Top to bottom, output the entries that follow exactly.

[Stored entries]
____
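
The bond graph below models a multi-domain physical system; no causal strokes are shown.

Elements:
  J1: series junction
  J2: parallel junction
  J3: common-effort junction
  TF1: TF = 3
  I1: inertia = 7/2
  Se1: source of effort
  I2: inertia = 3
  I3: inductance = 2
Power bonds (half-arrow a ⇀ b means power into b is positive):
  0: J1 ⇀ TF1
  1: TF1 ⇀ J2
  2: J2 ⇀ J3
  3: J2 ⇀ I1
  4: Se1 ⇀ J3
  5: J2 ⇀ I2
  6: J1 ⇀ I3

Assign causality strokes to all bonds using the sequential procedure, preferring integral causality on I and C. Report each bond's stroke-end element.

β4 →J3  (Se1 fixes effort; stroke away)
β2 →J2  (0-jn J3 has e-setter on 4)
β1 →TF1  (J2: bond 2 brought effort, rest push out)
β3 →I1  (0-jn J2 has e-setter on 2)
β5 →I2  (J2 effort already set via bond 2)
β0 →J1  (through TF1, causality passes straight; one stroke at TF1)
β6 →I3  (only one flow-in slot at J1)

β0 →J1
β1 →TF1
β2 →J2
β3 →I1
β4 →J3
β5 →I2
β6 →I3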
____
(PROBLEM SOLUTION)
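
The bond graph below models a multi-domain physical system; no causal strokes are shown.

Elements:
  J1: series junction
  J2: parallel junction
  J3: common-effort junction
  TF1: TF = 3
  I1: inertia = 7/2
  Se1: source of effort
  I2: inertia = 3
  I3: inductance = 2
Power bonds (half-arrow a ⇀ b means power into b is positive):
  0: J1 ⇀ TF1
  1: TF1 ⇀ J2
  2: J2 ⇀ J3
  3: J2 ⇀ I1
  4: Se1 ⇀ J3
  5: J2 ⇀ I2
  6: J1 ⇀ I3

Assign causality strokes to all bonds using the sequential procedure, preferring integral causality on I and C. Report each bond's stroke-end element.

β4 →J3  (Se1 fixes effort; stroke away)
β2 →J2  (0-jn J3 has e-setter on 4)
β1 →TF1  (J2: bond 2 brought effort, rest push out)
β3 →I1  (0-jn J2 has e-setter on 2)
β5 →I2  (J2 effort already set via bond 2)
β0 →J1  (through TF1, causality passes straight; one stroke at TF1)
β6 →I3  (only one flow-in slot at J1)

β0 →J1
β1 →TF1
β2 →J2
β3 →I1
β4 →J3
β5 →I2
β6 →I3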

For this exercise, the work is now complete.